» INSTRUCTIONS TO FOLLOW: Lines to restate from the data below: from the one containing "A water resources" to the one containing "An agricultural engineer", both included. Give them again exactly, and only them.

Items from a dataset

[Start of Attachment]

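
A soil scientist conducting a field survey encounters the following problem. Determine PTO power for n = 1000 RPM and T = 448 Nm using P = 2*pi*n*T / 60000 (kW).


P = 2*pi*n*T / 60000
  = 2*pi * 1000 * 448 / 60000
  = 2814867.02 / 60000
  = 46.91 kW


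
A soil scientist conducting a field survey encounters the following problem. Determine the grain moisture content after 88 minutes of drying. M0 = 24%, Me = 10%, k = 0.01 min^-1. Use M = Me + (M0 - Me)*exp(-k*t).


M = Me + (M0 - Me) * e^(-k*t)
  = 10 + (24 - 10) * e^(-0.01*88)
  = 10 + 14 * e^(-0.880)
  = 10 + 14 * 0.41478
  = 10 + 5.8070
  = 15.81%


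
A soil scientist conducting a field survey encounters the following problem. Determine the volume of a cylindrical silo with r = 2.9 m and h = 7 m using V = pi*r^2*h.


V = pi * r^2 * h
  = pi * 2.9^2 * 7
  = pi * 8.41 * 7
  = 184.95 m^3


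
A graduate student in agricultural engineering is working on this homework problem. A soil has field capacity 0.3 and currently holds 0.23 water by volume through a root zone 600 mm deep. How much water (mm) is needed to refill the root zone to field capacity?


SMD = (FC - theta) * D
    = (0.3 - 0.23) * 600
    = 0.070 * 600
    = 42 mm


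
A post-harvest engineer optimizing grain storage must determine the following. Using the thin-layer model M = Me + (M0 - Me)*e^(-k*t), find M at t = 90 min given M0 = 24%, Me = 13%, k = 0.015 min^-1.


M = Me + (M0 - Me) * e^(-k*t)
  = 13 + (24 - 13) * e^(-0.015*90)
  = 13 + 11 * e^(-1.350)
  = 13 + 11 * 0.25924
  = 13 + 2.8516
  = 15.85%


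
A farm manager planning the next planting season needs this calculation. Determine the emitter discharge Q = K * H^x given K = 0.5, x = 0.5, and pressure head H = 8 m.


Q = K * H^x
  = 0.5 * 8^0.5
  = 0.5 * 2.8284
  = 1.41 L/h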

[End of Attachment]
[Start of Attachment]

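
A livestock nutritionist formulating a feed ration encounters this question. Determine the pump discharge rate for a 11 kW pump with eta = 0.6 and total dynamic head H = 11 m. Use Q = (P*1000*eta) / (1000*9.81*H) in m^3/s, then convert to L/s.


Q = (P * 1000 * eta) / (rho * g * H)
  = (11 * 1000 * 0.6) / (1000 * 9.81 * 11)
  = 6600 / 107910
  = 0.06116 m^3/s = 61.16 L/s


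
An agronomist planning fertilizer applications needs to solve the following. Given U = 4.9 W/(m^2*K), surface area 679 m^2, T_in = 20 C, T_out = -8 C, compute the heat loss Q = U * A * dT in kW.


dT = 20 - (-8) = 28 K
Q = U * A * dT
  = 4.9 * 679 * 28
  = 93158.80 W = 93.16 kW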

[End of Attachment]
[Start of Attachment]

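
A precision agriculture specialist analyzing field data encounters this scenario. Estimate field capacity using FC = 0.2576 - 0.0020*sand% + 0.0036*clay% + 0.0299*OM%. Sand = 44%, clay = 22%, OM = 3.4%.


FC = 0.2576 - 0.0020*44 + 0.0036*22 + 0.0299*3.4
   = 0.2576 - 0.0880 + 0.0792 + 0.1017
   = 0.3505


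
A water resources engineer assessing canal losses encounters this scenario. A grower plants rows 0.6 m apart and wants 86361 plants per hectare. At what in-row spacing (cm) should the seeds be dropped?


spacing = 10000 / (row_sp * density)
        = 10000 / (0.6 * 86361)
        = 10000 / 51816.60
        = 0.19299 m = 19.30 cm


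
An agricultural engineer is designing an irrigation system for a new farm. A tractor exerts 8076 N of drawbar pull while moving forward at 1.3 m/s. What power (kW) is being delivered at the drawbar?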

[End of Attachment]

» WRITTEN REPLY:
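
A water resources engineer assessing canal losses encounters this scenario. A grower plants rows 0.6 m apart and wants 86361 plants per hectare. At what in-row spacing (cm) should the seeds be dropped?


spacing = 10000 / (row_sp * density)
        = 10000 / (0.6 * 86361)
        = 10000 / 51816.60
        = 0.19299 m = 19.30 cm


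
An agricultural engineer is designing an irrigation system for a new farm. A tractor exerts 8076 N of drawbar pull while moving forward at 1.3 m/s. What power (kW) is being delivered at the drawbar?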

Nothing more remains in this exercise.